Records for the exercise START

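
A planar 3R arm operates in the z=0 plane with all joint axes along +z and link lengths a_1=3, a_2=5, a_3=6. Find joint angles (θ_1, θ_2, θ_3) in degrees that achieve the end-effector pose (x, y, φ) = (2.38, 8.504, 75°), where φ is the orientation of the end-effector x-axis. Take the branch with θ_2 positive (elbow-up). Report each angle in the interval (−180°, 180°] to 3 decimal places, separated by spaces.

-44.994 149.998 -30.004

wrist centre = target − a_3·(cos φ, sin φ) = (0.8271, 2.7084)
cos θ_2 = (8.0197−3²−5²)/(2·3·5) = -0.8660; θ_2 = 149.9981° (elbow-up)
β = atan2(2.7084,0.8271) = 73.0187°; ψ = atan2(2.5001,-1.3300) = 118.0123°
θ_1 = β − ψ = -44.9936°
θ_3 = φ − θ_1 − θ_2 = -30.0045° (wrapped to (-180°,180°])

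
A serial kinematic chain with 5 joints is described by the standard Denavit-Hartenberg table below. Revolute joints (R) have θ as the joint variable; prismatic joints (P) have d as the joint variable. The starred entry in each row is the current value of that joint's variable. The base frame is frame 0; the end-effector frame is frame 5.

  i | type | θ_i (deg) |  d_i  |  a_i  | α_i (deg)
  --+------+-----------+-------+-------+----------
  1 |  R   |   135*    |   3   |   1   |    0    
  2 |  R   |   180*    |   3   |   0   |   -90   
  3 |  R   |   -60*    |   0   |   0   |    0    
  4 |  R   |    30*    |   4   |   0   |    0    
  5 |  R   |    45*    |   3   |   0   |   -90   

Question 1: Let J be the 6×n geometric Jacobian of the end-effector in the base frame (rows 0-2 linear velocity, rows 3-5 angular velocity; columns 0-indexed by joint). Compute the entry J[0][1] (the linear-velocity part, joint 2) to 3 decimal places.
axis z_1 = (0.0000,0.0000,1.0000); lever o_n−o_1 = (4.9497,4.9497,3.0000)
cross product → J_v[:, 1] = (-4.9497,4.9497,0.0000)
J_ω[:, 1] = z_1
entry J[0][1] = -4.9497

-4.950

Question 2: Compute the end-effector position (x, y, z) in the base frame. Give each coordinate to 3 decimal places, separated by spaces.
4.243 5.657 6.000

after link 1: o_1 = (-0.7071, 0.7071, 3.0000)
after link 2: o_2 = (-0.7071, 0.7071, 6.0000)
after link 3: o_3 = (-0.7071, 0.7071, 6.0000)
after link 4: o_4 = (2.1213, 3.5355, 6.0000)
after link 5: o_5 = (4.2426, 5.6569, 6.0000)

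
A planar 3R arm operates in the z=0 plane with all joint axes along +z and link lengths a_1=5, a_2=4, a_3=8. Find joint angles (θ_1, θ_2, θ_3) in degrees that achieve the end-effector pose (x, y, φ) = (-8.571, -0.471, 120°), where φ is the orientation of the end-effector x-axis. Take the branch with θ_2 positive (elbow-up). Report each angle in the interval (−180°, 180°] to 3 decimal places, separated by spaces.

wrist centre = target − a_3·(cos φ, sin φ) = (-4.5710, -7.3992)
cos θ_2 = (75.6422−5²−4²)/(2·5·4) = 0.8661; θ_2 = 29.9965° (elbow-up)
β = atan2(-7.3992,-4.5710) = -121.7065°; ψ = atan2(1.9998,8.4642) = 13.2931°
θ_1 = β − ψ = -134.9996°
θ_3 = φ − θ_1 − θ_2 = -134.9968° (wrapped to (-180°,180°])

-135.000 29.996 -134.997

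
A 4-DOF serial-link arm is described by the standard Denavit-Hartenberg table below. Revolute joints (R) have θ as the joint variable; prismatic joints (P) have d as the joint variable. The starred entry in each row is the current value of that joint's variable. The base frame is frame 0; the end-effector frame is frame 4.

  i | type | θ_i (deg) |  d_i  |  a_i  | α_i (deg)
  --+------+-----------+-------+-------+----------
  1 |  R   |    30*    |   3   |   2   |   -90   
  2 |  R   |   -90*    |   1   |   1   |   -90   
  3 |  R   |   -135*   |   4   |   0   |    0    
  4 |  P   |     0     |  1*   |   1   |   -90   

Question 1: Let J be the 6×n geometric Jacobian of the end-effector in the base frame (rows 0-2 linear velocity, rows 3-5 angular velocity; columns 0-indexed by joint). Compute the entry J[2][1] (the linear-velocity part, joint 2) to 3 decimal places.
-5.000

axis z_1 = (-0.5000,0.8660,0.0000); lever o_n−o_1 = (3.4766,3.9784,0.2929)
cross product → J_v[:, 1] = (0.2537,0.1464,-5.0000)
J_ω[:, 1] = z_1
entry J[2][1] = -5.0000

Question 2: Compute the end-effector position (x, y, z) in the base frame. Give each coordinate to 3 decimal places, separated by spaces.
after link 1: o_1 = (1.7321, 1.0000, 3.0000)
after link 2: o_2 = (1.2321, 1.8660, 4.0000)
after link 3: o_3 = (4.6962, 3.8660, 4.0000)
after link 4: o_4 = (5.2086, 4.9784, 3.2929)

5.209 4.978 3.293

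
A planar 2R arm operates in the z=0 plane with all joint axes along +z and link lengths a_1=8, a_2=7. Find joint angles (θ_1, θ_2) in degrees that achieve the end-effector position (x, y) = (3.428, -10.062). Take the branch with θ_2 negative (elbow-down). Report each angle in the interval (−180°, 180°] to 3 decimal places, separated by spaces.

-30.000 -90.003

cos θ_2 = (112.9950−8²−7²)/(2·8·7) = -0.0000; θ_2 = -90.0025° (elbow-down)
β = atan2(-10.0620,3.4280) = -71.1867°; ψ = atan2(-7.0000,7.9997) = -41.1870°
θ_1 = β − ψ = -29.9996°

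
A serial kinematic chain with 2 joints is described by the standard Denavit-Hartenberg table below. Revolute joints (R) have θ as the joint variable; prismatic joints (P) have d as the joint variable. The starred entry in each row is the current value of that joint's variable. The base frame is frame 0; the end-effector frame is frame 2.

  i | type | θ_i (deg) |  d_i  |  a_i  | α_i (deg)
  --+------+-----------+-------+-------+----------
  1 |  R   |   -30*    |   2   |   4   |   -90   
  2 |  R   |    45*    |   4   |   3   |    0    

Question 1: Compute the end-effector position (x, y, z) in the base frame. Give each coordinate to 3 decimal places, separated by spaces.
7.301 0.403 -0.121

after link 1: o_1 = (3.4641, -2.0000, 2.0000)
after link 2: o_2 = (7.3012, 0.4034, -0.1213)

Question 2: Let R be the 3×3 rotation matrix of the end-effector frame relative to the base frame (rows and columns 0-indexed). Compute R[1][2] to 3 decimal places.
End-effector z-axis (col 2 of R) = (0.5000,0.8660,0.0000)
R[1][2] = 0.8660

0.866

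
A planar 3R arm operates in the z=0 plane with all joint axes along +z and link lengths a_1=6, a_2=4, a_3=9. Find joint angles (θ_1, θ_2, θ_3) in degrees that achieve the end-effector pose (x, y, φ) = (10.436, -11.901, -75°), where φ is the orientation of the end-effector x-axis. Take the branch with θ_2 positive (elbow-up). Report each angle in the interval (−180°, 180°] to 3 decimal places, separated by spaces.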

Records for the exercise END
Records for the exercise START

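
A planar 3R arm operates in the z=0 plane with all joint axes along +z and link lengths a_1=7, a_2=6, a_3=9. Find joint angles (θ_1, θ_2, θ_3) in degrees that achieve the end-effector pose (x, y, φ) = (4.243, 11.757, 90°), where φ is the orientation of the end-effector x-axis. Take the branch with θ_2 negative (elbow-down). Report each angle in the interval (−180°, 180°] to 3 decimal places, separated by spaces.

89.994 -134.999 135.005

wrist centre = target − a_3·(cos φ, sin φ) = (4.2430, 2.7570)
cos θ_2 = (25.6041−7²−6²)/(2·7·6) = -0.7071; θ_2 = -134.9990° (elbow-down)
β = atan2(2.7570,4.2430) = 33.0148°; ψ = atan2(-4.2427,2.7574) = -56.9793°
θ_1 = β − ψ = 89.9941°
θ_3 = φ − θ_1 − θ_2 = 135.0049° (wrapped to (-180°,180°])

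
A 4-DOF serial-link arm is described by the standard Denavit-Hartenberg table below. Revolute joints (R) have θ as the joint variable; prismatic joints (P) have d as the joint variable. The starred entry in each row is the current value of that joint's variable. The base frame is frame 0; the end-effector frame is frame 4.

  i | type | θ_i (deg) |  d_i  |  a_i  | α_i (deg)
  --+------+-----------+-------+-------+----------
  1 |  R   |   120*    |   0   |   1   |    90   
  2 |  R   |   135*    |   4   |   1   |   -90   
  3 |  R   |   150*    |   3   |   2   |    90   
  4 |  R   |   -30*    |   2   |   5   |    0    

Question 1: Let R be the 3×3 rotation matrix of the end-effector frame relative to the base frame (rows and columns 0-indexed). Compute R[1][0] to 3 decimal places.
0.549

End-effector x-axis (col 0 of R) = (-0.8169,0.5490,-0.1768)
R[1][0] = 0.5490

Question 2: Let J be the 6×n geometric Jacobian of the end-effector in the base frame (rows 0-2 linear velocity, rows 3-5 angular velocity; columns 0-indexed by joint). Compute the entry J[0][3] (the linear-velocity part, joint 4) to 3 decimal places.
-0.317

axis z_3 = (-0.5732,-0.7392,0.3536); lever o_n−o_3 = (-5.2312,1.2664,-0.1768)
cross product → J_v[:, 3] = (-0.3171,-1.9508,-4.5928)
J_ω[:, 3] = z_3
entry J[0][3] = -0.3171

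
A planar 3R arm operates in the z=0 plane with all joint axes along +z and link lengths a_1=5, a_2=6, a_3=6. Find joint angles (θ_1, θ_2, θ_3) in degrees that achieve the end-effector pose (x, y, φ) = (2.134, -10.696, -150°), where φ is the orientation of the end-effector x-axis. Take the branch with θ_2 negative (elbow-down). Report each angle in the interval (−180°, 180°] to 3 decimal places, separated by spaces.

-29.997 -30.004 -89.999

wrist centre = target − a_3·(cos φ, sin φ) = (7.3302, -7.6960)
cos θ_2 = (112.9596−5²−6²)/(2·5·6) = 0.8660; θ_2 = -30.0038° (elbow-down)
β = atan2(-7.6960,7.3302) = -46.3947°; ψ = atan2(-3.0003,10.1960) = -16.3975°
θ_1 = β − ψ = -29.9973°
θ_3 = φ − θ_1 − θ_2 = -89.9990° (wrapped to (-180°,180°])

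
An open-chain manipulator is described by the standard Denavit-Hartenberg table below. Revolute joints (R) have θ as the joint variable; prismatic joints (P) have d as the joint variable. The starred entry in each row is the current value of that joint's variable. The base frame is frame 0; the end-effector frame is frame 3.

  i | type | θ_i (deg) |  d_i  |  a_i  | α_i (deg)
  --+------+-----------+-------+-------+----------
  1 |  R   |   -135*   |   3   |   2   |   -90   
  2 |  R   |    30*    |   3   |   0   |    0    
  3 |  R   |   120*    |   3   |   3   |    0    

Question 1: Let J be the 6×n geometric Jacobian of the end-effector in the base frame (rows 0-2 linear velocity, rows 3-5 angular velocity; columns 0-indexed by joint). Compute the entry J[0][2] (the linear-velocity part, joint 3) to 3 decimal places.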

Records for the exercise END
Records for the exercise START

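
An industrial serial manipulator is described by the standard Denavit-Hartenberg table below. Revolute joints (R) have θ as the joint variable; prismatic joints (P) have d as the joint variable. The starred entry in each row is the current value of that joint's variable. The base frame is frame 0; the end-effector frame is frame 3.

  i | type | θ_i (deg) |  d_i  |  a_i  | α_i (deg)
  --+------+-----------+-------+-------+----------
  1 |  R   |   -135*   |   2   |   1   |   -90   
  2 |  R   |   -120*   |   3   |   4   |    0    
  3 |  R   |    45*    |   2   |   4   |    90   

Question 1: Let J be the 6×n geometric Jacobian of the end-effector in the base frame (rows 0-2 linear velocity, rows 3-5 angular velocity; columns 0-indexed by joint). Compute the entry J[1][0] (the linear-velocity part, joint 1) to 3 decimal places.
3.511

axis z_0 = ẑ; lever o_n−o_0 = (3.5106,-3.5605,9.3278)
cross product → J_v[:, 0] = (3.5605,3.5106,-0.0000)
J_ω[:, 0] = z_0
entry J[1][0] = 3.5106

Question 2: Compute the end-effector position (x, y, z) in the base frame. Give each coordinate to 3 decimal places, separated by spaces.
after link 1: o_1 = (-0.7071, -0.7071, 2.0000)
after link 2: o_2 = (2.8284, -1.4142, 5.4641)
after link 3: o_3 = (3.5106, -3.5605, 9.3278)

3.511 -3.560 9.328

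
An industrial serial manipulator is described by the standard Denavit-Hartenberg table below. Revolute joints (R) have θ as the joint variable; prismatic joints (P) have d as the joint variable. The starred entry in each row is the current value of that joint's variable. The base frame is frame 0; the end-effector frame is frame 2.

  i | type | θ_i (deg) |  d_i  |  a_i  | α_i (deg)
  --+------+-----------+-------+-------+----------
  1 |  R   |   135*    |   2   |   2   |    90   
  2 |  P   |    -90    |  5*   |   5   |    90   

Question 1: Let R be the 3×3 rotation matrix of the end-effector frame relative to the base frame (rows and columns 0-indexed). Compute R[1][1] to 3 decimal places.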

Records for the exercise END

• Directions: In the data, how many lines include the string "industrial"? Reply with only that number.

• Reply: 2